WHAT YOU NEED TO DO:
Your task is to copy the stretch of lines in the records below that begins with the line containing "[2] O(¬issue_refund)" and ends with the line containing "[12] O(delete_voucher ⊃ ¬seal_envelope)", exactly as written, with nothing added.

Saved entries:
-------------------------

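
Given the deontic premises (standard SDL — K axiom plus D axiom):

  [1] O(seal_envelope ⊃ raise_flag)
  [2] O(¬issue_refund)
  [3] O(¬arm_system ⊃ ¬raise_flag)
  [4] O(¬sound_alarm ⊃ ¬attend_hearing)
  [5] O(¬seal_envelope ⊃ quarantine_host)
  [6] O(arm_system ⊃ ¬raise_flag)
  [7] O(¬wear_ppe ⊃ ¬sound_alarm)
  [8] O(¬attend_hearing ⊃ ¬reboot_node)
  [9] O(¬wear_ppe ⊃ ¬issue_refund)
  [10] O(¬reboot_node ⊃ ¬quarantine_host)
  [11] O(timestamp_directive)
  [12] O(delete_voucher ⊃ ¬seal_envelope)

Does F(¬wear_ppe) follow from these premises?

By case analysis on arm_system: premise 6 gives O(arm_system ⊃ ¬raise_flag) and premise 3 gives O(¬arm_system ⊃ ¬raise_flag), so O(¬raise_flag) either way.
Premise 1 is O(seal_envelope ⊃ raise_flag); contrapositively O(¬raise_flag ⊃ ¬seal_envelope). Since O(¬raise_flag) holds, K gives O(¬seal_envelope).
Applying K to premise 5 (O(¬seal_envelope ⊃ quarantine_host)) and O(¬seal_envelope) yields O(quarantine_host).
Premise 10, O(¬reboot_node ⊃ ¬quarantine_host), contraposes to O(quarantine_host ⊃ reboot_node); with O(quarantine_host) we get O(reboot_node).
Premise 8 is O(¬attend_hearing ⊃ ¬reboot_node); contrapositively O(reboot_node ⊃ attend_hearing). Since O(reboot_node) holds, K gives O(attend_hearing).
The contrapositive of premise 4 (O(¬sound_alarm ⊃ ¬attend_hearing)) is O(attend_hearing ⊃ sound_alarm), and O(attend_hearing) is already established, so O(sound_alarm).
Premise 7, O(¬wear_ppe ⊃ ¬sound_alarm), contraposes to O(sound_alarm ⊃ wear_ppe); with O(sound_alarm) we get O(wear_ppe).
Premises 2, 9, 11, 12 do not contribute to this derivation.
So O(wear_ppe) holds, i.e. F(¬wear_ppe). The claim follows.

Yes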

-------------------------

OUTPUT:
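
  [2] O(¬issue_refund)
  [3] O(¬arm_system ⊃ ¬raise_flag)
  [4] O(¬sound_alarm ⊃ ¬attend_hearing)
  [5] O(¬seal_envelope ⊃ quarantine_host)
  [6] O(arm_system ⊃ ¬raise_flag)
  [7] O(¬wear_ppe ⊃ ¬sound_alarm)
  [8] O(¬attend_hearing ⊃ ¬reboot_node)
  [9] O(¬wear_ppe ⊃ ¬issue_refund)
  [10] O(¬reboot_node ⊃ ¬quarantine_host)
  [11] O(timestamp_directive)
  [12] O(delete_voucher ⊃ ¬seal_envelope)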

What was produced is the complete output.